Dataset entries →

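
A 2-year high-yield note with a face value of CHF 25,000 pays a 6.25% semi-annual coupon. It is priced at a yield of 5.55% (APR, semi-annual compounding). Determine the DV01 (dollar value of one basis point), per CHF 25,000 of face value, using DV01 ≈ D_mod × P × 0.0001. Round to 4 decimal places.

Periodic yield y = 0.02775.
  t   CF        PV=CF/(1+0.02775)^t    t·PV
  1       781.25       760.1557       760.1557
  2       781.25       739.6309     1,479.2618
  3       781.25       719.6603     2,158.9810
  4    25,781.25    23,107.5568    92,430.2270
  Σ                 25,327.0037    96,828.6256
P = 25,327.0037; D_Mac = 3.82314 half-year periods = 1.91157 yrs; D_mod = 1.85996 yrs.
DV01 ≈ 1.85996 × 25,327.0037 × 0.0001 = 4.710709.

CHF 4.7107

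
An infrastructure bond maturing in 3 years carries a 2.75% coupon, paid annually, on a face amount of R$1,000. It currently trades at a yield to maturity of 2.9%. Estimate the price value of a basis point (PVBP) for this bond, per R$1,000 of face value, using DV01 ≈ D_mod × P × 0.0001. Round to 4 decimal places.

Periodic yield y = 0.029.
  t   CF        PV=CF/(1+0.029)^t    t·PV
  1        27.50        26.7250        26.7250
  2        27.50        25.9718        51.9436
  3     1,027.50       943.0521     2,829.1564
  Σ                    995.7489     2,907.8250
P = 995.7489; D_Mac = 2.92024 yrs; D_mod = 2.83794 yrs.
DV01 ≈ 2.83794 × 995.7489 × 0.0001 = 0.282587.

R$0.2826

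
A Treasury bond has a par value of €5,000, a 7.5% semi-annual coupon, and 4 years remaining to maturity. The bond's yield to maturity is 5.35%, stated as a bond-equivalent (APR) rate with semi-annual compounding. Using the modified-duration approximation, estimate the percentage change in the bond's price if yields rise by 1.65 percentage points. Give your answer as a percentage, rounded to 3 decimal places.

Periodic yield y = 0.02675. Modified duration first:
  t   CF        PV=CF/(1+0.02675)^t    t·PV
  1       187.50       182.6150       182.6150
  2       187.50       177.8574       355.7147
  3       187.50       173.2236       519.6709
  4       187.50       168.7106       674.8425
  5       187.50       164.3152       821.5760
  6       187.50       160.0343       960.2056
  7       187.50       155.8649     1,091.0542
  8     5,187.50     4,199.9142    33,599.3135
  Σ                  5,382.5352    38,204.9925
P = 5,382.5352; D_Mac = 7.09795 half-year periods = 3.54898 yrs; D_mod = 3.54898/(1+0.02675) = 3.45652 yrs.
ΔP/P ≈ -D_mod · Δy = -3.45652 × (+0.0165) = -0.057033 = -5.7033%.

-5.703%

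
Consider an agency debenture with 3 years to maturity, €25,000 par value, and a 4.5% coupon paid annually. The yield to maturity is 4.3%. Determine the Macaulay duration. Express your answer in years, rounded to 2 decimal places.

2.87 years

Periodic yield y = 0.043. Discount each cash flow and weight by its year:
  t   CF        PV=CF/(1+0.043)^t    t·PV
  1     1,125.00     1,078.6194     1,078.6194
  2     1,125.00     1,034.1509     2,068.3018
  3    26,125.00    23,025.1980    69,075.5941
  Σ                 25,137.9683    72,222.5152
Price P = Σ PV = 25,137.9683.
Macaulay duration = Σ(t·PV) / P = 72,222.5152 / 25,137.9683 = 2.87305 years.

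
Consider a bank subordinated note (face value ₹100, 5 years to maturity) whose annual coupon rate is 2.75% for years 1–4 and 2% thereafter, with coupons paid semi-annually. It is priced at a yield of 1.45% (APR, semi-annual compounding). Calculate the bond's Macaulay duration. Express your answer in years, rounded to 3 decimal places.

Periodic yield y = 0.00725. Discount each cash flow and weight by its period:
  t   CF        PV=CF/(1+0.00725)^t    t·PV
  1        1.375         1.3651         1.3651
  2        1.375         1.3553         2.7106
  3        1.375         1.3455         4.0366
  4        1.375         1.3358         5.3433
  5        1.375         1.3262         6.6311
  6        1.375         1.3167         7.9001
  7        1.375         1.3072         9.1504
  8        1.375         1.2978        10.3823
  9        1.000         0.9371         8.4335
  10     101.000        93.9612       939.6121
  Σ                    105.5479       995.5651
Price P = Σ PV = 105.5479.
Macaulay duration = Σ(t·PV) / P = 995.5651 / 105.5479 = 9.43235 half-year periods.
In years: 9.43235 / 2 = 4.71618 years.

4.716 years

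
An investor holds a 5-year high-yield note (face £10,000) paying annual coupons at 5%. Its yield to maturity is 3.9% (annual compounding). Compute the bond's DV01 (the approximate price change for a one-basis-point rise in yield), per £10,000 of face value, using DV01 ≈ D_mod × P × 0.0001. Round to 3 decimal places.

£4.603

Periodic yield y = 0.039.
  t   CF        PV=CF/(1+0.039)^t    t·PV
  1       500.00       481.2320       481.2320
  2       500.00       463.1684       926.3368
  3       500.00       445.7829     1,337.3486
  4       500.00       429.0499     1,716.1996
  5    10,500.00     8,671.8461    43,359.2304
  Σ                 10,491.0792    47,820.3474
P = 10,491.0792; D_Mac = 4.55819 yrs; D_mod = 4.38709 yrs.
DV01 ≈ 4.38709 × 10,491.0792 × 0.0001 = 4.602536.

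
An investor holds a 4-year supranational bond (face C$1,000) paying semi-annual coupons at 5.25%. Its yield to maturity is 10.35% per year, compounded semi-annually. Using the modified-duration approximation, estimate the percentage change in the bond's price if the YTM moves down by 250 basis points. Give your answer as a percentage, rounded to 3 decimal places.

+8.607%

Periodic yield y = 0.05175. Modified duration first:
  t   CF        PV=CF/(1+0.05175)^t    t·PV
  1        26.25        24.9584        24.9584
  2        26.25        23.7304        47.4607
  3        26.25        22.5627        67.6882
  4        26.25        21.4526        85.8103
  5        26.25        20.3970       101.9851
  6        26.25        19.3934       116.3605
  7        26.25        18.4392       129.0743
  8     1,026.25       685.4141     5,483.3124
  Σ                    836.3477     6,056.6498
P = 836.3477; D_Mac = 7.24178 half-year periods = 3.62089 yrs; D_mod = 3.62089/(1+0.05175) = 3.44273 yrs.
ΔP/P ≈ -D_mod · Δy = -3.44273 × (-0.025) = +0.086068 = +8.6068%.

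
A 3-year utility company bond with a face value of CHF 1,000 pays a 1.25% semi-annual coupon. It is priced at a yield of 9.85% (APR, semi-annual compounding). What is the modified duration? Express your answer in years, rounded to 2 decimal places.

Periodic yield y = 0.04925. First find Macaulay duration:
  t   CF        PV=CF/(1+0.04925)^t    t·PV
  1         6.25         5.9566         5.9566
  2         6.25         5.6770        11.3541
  3         6.25         5.4106        16.2317
  4         6.25         5.1566        20.6264
  5         6.25         4.9146        24.5728
  6     1,006.25       754.1054     4,524.6321
  Σ                    781.2208     4,603.3738
P = 781.2208; Macaulay duration = 4,603.3738 / 781.2208 = 5.89254 half-year periods = 2.94627 years.
Modified duration = D_Mac / (1 + y) = 2.94627 / 1.04925 = 2.80798 years.

2.81 years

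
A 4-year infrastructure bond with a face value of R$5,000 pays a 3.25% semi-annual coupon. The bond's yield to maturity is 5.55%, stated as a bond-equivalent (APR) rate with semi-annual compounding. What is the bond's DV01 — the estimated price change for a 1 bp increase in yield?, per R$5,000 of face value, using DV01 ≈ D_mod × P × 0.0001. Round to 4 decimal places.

Periodic yield y = 0.02775.
  t   CF        PV=CF/(1+0.02775)^t    t·PV
  1        81.25        79.0562        79.0562
  2        81.25        76.9216       153.8432
  3        81.25        74.8447       224.5340
  4        81.25        72.8238       291.2953
  5        81.25        70.8575       354.2876
  6        81.25        68.9443       413.6659
  7        81.25        67.0828       469.5794
  8     5,081.25     4,081.9782    32,655.8255
  Σ                  4,592.5091    34,642.0870
P = 4,592.5091; D_Mac = 7.54317 half-year periods = 3.77159 yrs; D_mod = 3.66975 yrs.
DV01 ≈ 3.66975 × 4,592.5091 × 0.0001 = 1.685336.

R$1.6853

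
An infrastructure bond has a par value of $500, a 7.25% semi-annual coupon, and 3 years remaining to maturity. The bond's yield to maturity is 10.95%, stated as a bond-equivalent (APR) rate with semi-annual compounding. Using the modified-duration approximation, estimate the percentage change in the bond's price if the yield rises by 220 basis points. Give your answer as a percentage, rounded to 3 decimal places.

Periodic yield y = 0.05475. Modified duration first:
  t   CF        PV=CF/(1+0.05475)^t    t·PV
  1       18.125        17.1842        17.1842
  2       18.125        16.2922        32.5843
  3       18.125        15.4465        46.3394
  4       18.125        14.6447        58.5787
  5       18.125        13.8845        69.4225
  6      518.125       376.3027     2,257.8162
  Σ                    453.7547     2,481.9254
P = 453.7547; D_Mac = 5.46975 half-year periods = 2.73488 yrs; D_mod = 2.73488/(1+0.05475) = 2.59291 yrs.
ΔP/P ≈ -D_mod · Δy = -2.59291 × (+0.022) = -0.057044 = -5.7044%.

-5.704%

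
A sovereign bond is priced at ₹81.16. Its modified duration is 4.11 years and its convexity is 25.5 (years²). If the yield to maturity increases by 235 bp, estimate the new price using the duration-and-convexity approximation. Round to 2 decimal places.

Duration effect: -D_mod·Δy = -4.11 × (+0.0235) = -0.096585
Convexity effect: ½·C·(Δy)² = 0.5 × 25.5 × (0.0235)² = +0.0070411875
ΔP/P ≈ -0.096585 + 0.0070411875 = -0.0895438125
New price ≈ 81.16 × (1 - 0.0895438125) = 73.8926241775.

₹73.89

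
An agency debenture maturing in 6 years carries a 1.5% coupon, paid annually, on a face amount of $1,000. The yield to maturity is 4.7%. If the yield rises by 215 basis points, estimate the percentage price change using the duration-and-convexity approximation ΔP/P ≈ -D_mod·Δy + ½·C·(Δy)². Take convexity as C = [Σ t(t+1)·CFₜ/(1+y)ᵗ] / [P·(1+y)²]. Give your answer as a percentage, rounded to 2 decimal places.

With y = 0.047:
  t   CF        PV=CF/(1+0.047)^t    t·PV        t(t+1)·PV
  1        15.00        14.3266        14.3266          28.6533
  2        15.00        13.6835        27.3670          82.1011
  3        15.00        13.0693        39.2078         156.8312
  4        15.00        12.4826        49.9303         249.6517
  5        15.00        11.9222        59.6112         357.6672
  6     1,015.00       770.5236     4,623.1417      32,361.9917
  Σ                    836.0079     4,813.5847      33,236.8962
P = 836.0079; D_Mac = 5.75782 yrs; D_mod = 5.49935 yrs; C = 36.26743.
Duration effect: -5.49935 × (+0.0215) = -0.118236
Convexity effect: 0.5 × 36.26743 × (0.0215)² = +0.0083823
ΔP/P ≈ -0.118236 + 0.0083823 = -0.109854 = -10.9854%.

-10.99%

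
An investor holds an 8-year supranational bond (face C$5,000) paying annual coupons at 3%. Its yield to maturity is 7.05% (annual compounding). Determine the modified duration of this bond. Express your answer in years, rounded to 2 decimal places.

6.62 years

Periodic yield y = 0.0705. First find Macaulay duration:
  t   CF        PV=CF/(1+0.0705)^t    t·PV
  1       150.00       140.1214       140.1214
  2       150.00       130.8935       261.7869
  3       150.00       122.2732       366.8196
  4       150.00       114.2206       456.8825
  5       150.00       106.6984       533.4920
  6       150.00        99.6716       598.0293
  7       150.00        93.1075       651.7523
  8     5,150.00     2,986.1654    23,889.3230
  Σ                  3,793.1515    26,898.2071
P = 3,793.1515; Macaulay duration = 26,898.2071 / 3,793.1515 = 7.09126 years.
Modified duration = D_Mac / (1 + y) = 7.09126 / 1.0705 = 6.62425 years.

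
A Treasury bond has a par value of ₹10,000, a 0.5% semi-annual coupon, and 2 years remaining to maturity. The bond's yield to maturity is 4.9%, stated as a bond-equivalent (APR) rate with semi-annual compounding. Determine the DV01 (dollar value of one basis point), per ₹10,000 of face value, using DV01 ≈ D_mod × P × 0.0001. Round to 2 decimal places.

Periodic yield y = 0.0245.
  t   CF        PV=CF/(1+0.0245)^t    t·PV
  1        25.00        24.4021        24.4021
  2        25.00        23.8186        47.6372
  3        25.00        23.2490        69.7470
  4    10,025.00     9,099.8981    36,399.5925
  Σ                  9,171.3679    36,541.3788
P = 9,171.3679; D_Mac = 3.98429 half-year periods = 1.99214 yrs; D_mod = 1.94450 yrs.
DV01 ≈ 1.94450 × 9,171.3679 × 0.0001 = 1.783376.

₹1.78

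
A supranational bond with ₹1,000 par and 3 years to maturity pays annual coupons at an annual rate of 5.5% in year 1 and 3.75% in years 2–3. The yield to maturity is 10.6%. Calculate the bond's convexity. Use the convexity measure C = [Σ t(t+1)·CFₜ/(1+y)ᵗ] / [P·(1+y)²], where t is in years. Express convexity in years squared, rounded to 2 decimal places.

9.15

With y = 0.106:
  t   CF        PV=CF/(1+0.106)^t    t·PV        t(t+1)·PV
  1        55.00        49.7288        49.7288          99.4575
  2        37.50        30.6564        61.3128         183.9383
  3     1,037.50       766.8717     2,300.6152       9,202.4607
  Σ                    847.2569     2,411.6567       9,485.8565
P = 847.2569.
Convexity = Σ t(t+1)·PV / [P·(1+y)²] = 9,485.8565 / (847.2569 × 1.223236) = 9.15274.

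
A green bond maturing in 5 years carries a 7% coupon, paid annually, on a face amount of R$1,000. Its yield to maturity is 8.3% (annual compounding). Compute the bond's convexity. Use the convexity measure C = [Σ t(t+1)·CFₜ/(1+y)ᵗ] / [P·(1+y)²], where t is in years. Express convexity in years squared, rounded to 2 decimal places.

With y = 0.083:
  t   CF        PV=CF/(1+0.083)^t    t·PV        t(t+1)·PV
  1        70.00        64.6353        64.6353         129.2705
  2        70.00        59.6817       119.3634         358.0902
  3        70.00        55.1077       165.3232         661.2930
  4        70.00        50.8843       203.5374       1,017.6870
  5     1,070.00       718.1935     3,590.9677      21,545.8062
  Σ                    948.5026     4,143.8270      23,712.1468
P = 948.5026.
Convexity = Σ t(t+1)·PV / [P·(1+y)²] = 23,712.1468 / (948.5026 × 1.172889) = 21.31451.

21.31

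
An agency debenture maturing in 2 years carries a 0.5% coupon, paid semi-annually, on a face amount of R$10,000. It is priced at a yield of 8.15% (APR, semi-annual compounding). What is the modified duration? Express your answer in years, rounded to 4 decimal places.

1.9139 years

Periodic yield y = 0.04075. First find Macaulay duration:
  t   CF        PV=CF/(1+0.04075)^t    t·PV
  1        25.00        24.0211        24.0211
  2        25.00        23.0806        46.1612
  3        25.00        22.1769        66.5307
  4    10,025.00     8,544.7371    34,178.9482
  Σ                  8,614.0157    34,315.6613
P = 8,614.0157; Macaulay duration = 34,315.6613 / 8,614.0157 = 3.98370 half-year periods = 1.99185 years.
Modified duration = D_Mac / (1 + y) = 1.99185 / 1.04075 = 1.91386 years.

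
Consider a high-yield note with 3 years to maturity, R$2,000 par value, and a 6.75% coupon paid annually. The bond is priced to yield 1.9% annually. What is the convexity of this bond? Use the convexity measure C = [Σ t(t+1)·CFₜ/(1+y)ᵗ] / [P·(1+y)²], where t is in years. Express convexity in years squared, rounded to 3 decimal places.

With y = 0.019:
  t   CF        PV=CF/(1+0.019)^t    t·PV        t(t+1)·PV
  1       135.00       132.4828       132.4828         264.9657
  2       135.00       130.0126       260.0252         780.0755
  3     2,135.00     2,017.7870     6,053.3611      24,213.4444
  Σ                  2,280.2824     6,445.8691      25,258.4856
P = 2,280.2824.
Convexity = Σ t(t+1)·PV / [P·(1+y)²] = 25,258.4856 / (2,280.2824 × 1.038361) = 10.66769.

10.668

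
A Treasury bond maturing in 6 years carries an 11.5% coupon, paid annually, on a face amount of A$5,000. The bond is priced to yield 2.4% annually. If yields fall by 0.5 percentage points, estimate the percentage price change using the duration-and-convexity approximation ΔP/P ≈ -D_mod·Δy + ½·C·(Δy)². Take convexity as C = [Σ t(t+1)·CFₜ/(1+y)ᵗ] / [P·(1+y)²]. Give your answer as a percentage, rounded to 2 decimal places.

With y = 0.024:
  t   CF        PV=CF/(1+0.024)^t    t·PV        t(t+1)·PV
  1       575.00       561.5234       561.5234       1,123.0469
  2       575.00       548.3627     1,096.7255       3,290.1764
  3       575.00       535.5105     1,606.5314       6,426.1258
  4       575.00       522.9595     2,091.8378      10,459.1891
  5       575.00       510.7026     2,553.5130      15,321.0777
  6     5,575.00     4,835.5417    29,013.2501     203,092.7509
  Σ                  7,514.6004    36,923.3812     239,712.3668
P = 7,514.6004; D_Mac = 4.91355 yrs; D_mod = 4.79839 yrs; C = 30.42178.
Duration effect: -4.79839 × (-0.005) = +0.023992
Convexity effect: 0.5 × 30.42178 × (-0.005)² = +0.0003803
ΔP/P ≈ +0.023992 + 0.0003803 = +0.024372 = +2.4372%.

+2.44%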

WHAT YOU WILL DO → Repeat exactly the lines from the one containing "Consider a high-yield" through the last line of the records above, both included, and nothing else.

OUTPUT FOR THIS TASK →
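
Consider a high-yield note with 3 years to maturity, R$2,000 par value, and a 6.75% coupon paid annually. The bond is priced to yield 1.9% annually. What is the convexity of this bond? Use the convexity measure C = [Σ t(t+1)·CFₜ/(1+y)ᵗ] / [P·(1+y)²], where t is in years. Express convexity in years squared, rounded to 3 decimal places.

With y = 0.019:
  t   CF        PV=CF/(1+0.019)^t    t·PV        t(t+1)·PV
  1       135.00       132.4828       132.4828         264.9657
  2       135.00       130.0126       260.0252         780.0755
  3     2,135.00     2,017.7870     6,053.3611      24,213.4444
  Σ                  2,280.2824     6,445.8691      25,258.4856
P = 2,280.2824.
Convexity = Σ t(t+1)·PV / [P·(1+y)²] = 25,258.4856 / (2,280.2824 × 1.038361) = 10.66769.

10.668

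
A Treasury bond maturing in 6 years carries an 11.5% coupon, paid annually, on a face amount of A$5,000. The bond is priced to yield 2.4% annually. If yields fall by 0.5 percentage points, estimate the percentage price change using the duration-and-convexity approximation ΔP/P ≈ -D_mod·Δy + ½·C·(Δy)². Take convexity as C = [Σ t(t+1)·CFₜ/(1+y)ᵗ] / [P·(1+y)²]. Give your answer as a percentage, rounded to 2 decimal places.

With y = 0.024:
  t   CF        PV=CF/(1+0.024)^t    t·PV        t(t+1)·PV
  1       575.00       561.5234       561.5234       1,123.0469
  2       575.00       548.3627     1,096.7255       3,290.1764
  3       575.00       535.5105     1,606.5314       6,426.1258
  4       575.00       522.9595     2,091.8378      10,459.1891
  5       575.00       510.7026     2,553.5130      15,321.0777
  6     5,575.00     4,835.5417    29,013.2501     203,092.7509
  Σ                  7,514.6004    36,923.3812     239,712.3668
P = 7,514.6004; D_Mac = 4.91355 yrs; D_mod = 4.79839 yrs; C = 30.42178.
Duration effect: -4.79839 × (-0.005) = +0.023992
Convexity effect: 0.5 × 30.42178 × (-0.005)² = +0.0003803
ΔP/P ≈ +0.023992 + 0.0003803 = +0.024372 = +2.4372%.

+2.44%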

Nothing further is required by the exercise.